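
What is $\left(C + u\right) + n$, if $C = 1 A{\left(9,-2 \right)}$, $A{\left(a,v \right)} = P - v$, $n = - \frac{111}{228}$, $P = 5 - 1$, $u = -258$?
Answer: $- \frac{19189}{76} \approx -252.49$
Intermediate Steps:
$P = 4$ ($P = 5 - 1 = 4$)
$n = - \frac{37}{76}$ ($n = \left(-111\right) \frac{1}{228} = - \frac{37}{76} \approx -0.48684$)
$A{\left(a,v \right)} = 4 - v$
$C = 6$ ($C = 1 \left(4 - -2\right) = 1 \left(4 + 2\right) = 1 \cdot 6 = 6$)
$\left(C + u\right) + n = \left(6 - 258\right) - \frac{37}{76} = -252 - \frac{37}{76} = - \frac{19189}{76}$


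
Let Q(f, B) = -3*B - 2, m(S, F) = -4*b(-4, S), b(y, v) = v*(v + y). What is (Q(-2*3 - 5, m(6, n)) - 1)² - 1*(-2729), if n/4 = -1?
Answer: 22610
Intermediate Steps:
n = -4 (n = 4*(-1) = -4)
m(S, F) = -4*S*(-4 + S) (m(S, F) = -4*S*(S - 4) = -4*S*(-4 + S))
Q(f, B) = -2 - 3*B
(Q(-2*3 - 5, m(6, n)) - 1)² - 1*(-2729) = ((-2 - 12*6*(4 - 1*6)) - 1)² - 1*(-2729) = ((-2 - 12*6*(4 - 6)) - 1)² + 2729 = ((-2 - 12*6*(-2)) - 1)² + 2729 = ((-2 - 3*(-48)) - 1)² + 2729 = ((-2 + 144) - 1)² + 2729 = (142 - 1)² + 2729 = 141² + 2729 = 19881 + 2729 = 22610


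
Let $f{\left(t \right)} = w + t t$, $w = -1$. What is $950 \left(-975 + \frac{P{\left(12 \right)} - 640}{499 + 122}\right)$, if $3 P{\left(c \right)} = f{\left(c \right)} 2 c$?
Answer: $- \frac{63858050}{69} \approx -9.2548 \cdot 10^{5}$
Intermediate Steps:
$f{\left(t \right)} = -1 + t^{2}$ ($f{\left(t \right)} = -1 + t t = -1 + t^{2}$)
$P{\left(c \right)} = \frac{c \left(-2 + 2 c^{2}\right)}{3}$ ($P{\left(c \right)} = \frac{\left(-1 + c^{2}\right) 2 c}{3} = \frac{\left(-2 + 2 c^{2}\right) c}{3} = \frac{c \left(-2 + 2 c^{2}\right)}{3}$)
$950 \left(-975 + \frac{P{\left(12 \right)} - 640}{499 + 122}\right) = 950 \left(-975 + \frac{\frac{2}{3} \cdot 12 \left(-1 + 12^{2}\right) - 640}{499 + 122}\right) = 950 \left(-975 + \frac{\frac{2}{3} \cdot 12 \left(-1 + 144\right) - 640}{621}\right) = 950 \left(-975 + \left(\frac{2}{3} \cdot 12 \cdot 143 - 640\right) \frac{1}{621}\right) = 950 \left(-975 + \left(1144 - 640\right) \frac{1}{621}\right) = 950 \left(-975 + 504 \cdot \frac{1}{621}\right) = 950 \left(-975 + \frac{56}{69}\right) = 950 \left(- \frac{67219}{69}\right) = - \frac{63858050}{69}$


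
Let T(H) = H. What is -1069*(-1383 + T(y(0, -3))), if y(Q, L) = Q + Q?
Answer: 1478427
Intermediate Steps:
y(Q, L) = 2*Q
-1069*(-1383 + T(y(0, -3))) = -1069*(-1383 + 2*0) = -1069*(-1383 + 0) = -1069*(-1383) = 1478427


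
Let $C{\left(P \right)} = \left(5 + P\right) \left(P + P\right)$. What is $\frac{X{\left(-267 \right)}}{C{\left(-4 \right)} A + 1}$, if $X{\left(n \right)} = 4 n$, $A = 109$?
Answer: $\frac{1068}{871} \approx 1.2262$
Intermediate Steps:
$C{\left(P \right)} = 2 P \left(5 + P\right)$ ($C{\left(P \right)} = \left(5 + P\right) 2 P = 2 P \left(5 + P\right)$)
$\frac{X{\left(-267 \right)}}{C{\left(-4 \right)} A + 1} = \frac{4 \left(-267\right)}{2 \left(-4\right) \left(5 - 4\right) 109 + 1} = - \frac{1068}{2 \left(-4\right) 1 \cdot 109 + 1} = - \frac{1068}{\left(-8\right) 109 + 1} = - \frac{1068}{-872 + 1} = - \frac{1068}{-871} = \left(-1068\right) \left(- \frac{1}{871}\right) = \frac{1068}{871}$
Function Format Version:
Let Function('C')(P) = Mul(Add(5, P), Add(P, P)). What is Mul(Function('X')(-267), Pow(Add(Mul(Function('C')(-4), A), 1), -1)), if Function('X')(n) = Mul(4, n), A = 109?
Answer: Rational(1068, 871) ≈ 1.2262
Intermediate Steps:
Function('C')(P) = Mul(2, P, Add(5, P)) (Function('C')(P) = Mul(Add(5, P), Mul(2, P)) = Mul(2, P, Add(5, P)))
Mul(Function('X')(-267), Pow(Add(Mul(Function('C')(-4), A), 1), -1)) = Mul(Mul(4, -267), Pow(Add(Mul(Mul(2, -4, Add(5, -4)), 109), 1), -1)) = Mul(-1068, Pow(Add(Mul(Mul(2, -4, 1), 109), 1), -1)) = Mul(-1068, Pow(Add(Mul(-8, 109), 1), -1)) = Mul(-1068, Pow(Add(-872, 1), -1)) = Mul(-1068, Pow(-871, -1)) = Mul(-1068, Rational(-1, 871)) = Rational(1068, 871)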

────

#### Problem to work on:
Would you please transcribe all of the entries above exactly?

#### Solution to this exercise:
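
What is $\left(C + u\right) + n$, if $C = 1 A{\left(9,-2 \right)}$, $A{\left(a,v \right)} = P - v$, $n = - \frac{111}{228}$, $P = 5 - 1$, $u = -258$?
Answer: $- \frac{19189}{76} \approx -252.49$
Intermediate Steps:
$P = 4$ ($P = 5 - 1 = 4$)
$n = - \frac{37}{76}$ ($n = \left(-111\right) \frac{1}{228} = - \frac{37}{76} \approx -0.48684$)
$A{\left(a,v \right)} = 4 - v$
$C = 6$ ($C = 1 \left(4 - -2\right) = 1 \left(4 + 2\right) = 1 \cdot 6 = 6$)
$\left(C + u\right) + n = \left(6 - 258\right) - \frac{37}{76} = -252 - \frac{37}{76} = - \frac{19189}{76}$


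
Let Q(f, B) = -3*B - 2, m(S, F) = -4*b(-4, S), b(y, v) = v*(v + y). What is (Q(-2*3 - 5, m(6, n)) - 1)² - 1*(-2729), if n/4 = -1?
Answer: 22610
Intermediate Steps:
n = -4 (n = 4*(-1) = -4)
m(S, F) = -4*S*(-4 + S) (m(S, F) = -4*S*(S - 4) = -4*S*(-4 + S))
Q(f, B) = -2 - 3*B
(Q(-2*3 - 5, m(6, n)) - 1)² - 1*(-2729) = ((-2 - 12*6*(4 - 1*6)) - 1)² - 1*(-2729) = ((-2 - 12*6*(4 - 6)) - 1)² + 2729 = ((-2 - 12*6*(-2)) - 1)² + 2729 = ((-2 - 3*(-48)) - 1)² + 2729 = ((-2 + 144) - 1)² + 2729 = (142 - 1)² + 2729 = 141² + 2729 = 19881 + 2729 = 22610


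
Let $f{\left(t \right)} = w + t t$, $w = -1$. What is $950 \left(-975 + \frac{P{\left(12 \right)} - 640}{499 + 122}\right)$, if $3 P{\left(c \right)} = f{\left(c \right)} 2 c$?
Answer: $- \frac{63858050}{69} \approx -9.2548 \cdot 10^{5}$
Intermediate Steps:
$f{\left(t \right)} = -1 + t^{2}$ ($f{\left(t \right)} = -1 + t t = -1 + t^{2}$)
$P{\left(c \right)} = \frac{c \left(-2 + 2 c^{2}\right)}{3}$ ($P{\left(c \right)} = \frac{\left(-1 + c^{2}\right) 2 c}{3} = \frac{\left(-2 + 2 c^{2}\right) c}{3} = \frac{c \left(-2 + 2 c^{2}\right)}{3}$)
$950 \left(-975 + \frac{P{\left(12 \right)} - 640}{499 + 122}\right) = 950 \left(-975 + \frac{\frac{2}{3} \cdot 12 \left(-1 + 12^{2}\right) - 640}{499 + 122}\right) = 950 \left(-975 + \frac{\frac{2}{3} \cdot 12 \left(-1 + 144\right) - 640}{621}\right) = 950 \left(-975 + \left(\frac{2}{3} \cdot 12 \cdot 143 - 640\right) \frac{1}{621}\right) = 950 \left(-975 + \left(1144 - 640\right) \frac{1}{621}\right) = 950 \left(-975 + 504 \cdot \frac{1}{621}\right) = 950 \left(-975 + \frac{56}{69}\right) = 950 \left(- \frac{67219}{69}\right) = - \frac{63858050}{69}$


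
Let T(H) = H. What is -1069*(-1383 + T(y(0, -3))), if y(Q, L) = Q + Q?
Answer: 1478427
Intermediate Steps:
y(Q, L) = 2*Q
-1069*(-1383 + T(y(0, -3))) = -1069*(-1383 + 2*0) = -1069*(-1383 + 0) = -1069*(-1383) = 1478427


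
Let $C{\left(P \right)} = \left(5 + P\right) \left(P + P\right)$. What is $\frac{X{\left(-267 \right)}}{C{\left(-4 \right)} A + 1}$, if $X{\left(n \right)} = 4 n$, $A = 109$?
Answer: $\frac{1068}{871} \approx 1.2262$
Intermediate Steps:
$C{\left(P \right)} = 2 P \left(5 + P\right)$ ($C{\left(P \right)} = \left(5 + P\right) 2 P = 2 P \left(5 + P\right)$)
$\frac{X{\left(-267 \right)}}{C{\left(-4 \right)} A + 1} = \frac{4 \left(-267\right)}{2 \left(-4\right) \left(5 - 4\right) 109 + 1} = - \frac{1068}{2 \left(-4\right) 1 \cdot 109 + 1} = - \frac{1068}{\left(-8\right) 109 + 1} = - \frac{1068}{-872 + 1} = - \frac{1068}{-871} = \left(-1068\right) \left(- \frac{1}{871}\right) = \frac{1068}{871}$
Function Format Version:
Let Function('C')(P) = Mul(Add(5, P), Add(P, P)). What is Mul(Function('X')(-267), Pow(Add(Mul(Function('C')(-4), A), 1), -1)), if Function('X')(n) = Mul(4, n), A = 109?
Answer: Rational(1068, 871) ≈ 1.2262
Intermediate Steps:
Function('C')(P) = Mul(2, P, Add(5, P)) (Function('C')(P) = Mul(Add(5, P), Mul(2, P)) = Mul(2, P, Add(5, P)))
Mul(Function('X')(-267), Pow(Add(Mul(Function('C')(-4), A), 1), -1)) = Mul(Mul(4, -267), Pow(Add(Mul(Mul(2, -4, Add(5, -4)), 109), 1), -1)) = Mul(-1068, Pow(Add(Mul(Mul(2, -4, 1), 109), 1), -1)) = Mul(-1068, Pow(Add(Mul(-8, 109), 1), -1)) = Mul(-1068, Pow(Add(-872, 1), -1)) = Mul(-1068, Pow(-871, -1)) = Mul(-1068, Rational(-1, 871)) = Rational(1068, 871)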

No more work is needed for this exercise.